Your task. Take the line with "Import duty is" and all lines after it, through the end of the records below, and repeat them exactly.

(Collected data entries)
BEGIN

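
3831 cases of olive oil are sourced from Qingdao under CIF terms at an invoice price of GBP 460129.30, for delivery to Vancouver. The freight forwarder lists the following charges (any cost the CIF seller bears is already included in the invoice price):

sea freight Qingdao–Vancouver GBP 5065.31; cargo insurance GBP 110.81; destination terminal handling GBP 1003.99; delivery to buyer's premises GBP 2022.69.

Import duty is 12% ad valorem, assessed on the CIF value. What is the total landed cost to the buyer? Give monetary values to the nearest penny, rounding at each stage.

CIF: the seller pays costs through ocean freight and marine insurance to the destination port.
Already in the invoice (seller's account under CIF): freight, insurance — exclude.
The CIF price already equals the CIF value: 460129.30
Import duty = 460129.30 × 12% = 55215.52
Buyer bears: destination terminal 1003.99 + delivery 2022.69 + duty 55215.52 = 58242.20
Landed cost = invoice 460129.30 + 58242.20 = 518371.50

Total landed cost: GBP 518371.50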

END

Exercise solution.
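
Import duty is 12% ad valorem, assessed on the CIF value. What is the total landed cost to the buyer? Give monetary values to the nearest penny, rounding at each stage.

CIF: the seller pays costs through ocean freight and marine insurance to the destination port.
Already in the invoice (seller's account under CIF): freight, insurance — exclude.
The CIF price already equals the CIF value: 460129.30
Import duty = 460129.30 × 12% = 55215.52
Buyer bears: destination terminal 1003.99 + delivery 2022.69 + duty 55215.52 = 58242.20
Landed cost = invoice 460129.30 + 58242.20 = 518371.50

Total landed cost: GBP 518371.50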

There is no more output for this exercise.